Source records:
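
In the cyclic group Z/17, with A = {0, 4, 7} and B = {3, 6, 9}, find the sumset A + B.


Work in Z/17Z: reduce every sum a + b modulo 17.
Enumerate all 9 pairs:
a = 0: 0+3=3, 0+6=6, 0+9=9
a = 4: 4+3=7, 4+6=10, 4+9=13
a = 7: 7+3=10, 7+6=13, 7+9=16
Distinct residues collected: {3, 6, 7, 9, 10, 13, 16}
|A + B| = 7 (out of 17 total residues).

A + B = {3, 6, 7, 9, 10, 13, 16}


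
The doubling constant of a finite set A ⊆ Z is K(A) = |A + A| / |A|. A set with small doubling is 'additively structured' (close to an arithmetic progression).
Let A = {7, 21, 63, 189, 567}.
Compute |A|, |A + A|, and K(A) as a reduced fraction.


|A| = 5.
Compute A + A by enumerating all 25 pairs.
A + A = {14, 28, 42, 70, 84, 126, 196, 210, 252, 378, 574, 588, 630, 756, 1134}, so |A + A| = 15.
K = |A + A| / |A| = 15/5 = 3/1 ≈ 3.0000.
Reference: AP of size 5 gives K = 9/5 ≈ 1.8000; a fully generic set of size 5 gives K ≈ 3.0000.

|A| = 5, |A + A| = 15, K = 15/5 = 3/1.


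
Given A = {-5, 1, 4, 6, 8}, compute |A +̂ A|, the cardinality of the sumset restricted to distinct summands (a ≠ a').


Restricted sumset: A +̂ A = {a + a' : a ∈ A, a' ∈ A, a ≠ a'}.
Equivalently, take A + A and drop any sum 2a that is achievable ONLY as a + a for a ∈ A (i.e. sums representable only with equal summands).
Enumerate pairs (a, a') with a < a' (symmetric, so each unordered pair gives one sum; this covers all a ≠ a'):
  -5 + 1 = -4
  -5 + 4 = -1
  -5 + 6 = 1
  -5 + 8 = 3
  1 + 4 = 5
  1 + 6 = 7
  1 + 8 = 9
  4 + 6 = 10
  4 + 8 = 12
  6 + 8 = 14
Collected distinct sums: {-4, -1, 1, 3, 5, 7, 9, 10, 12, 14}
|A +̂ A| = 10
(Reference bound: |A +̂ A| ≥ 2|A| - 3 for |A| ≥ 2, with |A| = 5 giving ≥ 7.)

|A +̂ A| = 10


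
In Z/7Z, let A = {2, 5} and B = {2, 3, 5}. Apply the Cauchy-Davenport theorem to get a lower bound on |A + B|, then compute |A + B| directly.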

What needs to be done:
Starting at the first line, transcribe the material through to the last.

Completed task:
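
In the cyclic group Z/17, with A = {0, 4, 7} and B = {3, 6, 9}, find the sumset A + B.


Work in Z/17Z: reduce every sum a + b modulo 17.
Enumerate all 9 pairs:
a = 0: 0+3=3, 0+6=6, 0+9=9
a = 4: 4+3=7, 4+6=10, 4+9=13
a = 7: 7+3=10, 7+6=13, 7+9=16
Distinct residues collected: {3, 6, 7, 9, 10, 13, 16}
|A + B| = 7 (out of 17 total residues).

A + B = {3, 6, 7, 9, 10, 13, 16}


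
The doubling constant of a finite set A ⊆ Z is K(A) = |A + A| / |A|. A set with small doubling is 'additively structured' (close to an arithmetic progression).
Let A = {7, 21, 63, 189, 567}.
Compute |A|, |A + A|, and K(A) as a reduced fraction.


|A| = 5.
Compute A + A by enumerating all 25 pairs.
A + A = {14, 28, 42, 70, 84, 126, 196, 210, 252, 378, 574, 588, 630, 756, 1134}, so |A + A| = 15.
K = |A + A| / |A| = 15/5 = 3/1 ≈ 3.0000.
Reference: AP of size 5 gives K = 9/5 ≈ 1.8000; a fully generic set of size 5 gives K ≈ 3.0000.

|A| = 5, |A + A| = 15, K = 15/5 = 3/1.


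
Given A = {-5, 1, 4, 6, 8}, compute |A +̂ A|, the cardinality of the sumset restricted to distinct summands (a ≠ a').


Restricted sumset: A +̂ A = {a + a' : a ∈ A, a' ∈ A, a ≠ a'}.
Equivalently, take A + A and drop any sum 2a that is achievable ONLY as a + a for a ∈ A (i.e. sums representable only with equal summands).
Enumerate pairs (a, a') with a < a' (symmetric, so each unordered pair gives one sum; this covers all a ≠ a'):
  -5 + 1 = -4
  -5 + 4 = -1
  -5 + 6 = 1
  -5 + 8 = 3
  1 + 4 = 5
  1 + 6 = 7
  1 + 8 = 9
  4 + 6 = 10
  4 + 8 = 12
  6 + 8 = 14
Collected distinct sums: {-4, -1, 1, 3, 5, 7, 9, 10, 12, 14}
|A +̂ A| = 10
(Reference bound: |A +̂ A| ≥ 2|A| - 3 for |A| ≥ 2, with |A| = 5 giving ≥ 7.)

|A +̂ A| = 10


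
In Z/7Z, let A = {2, 5} and B = {2, 3, 5}. Apply the Cauchy-Davenport theorem to get a lower bound on |A + B|, then compute |A + B| directly.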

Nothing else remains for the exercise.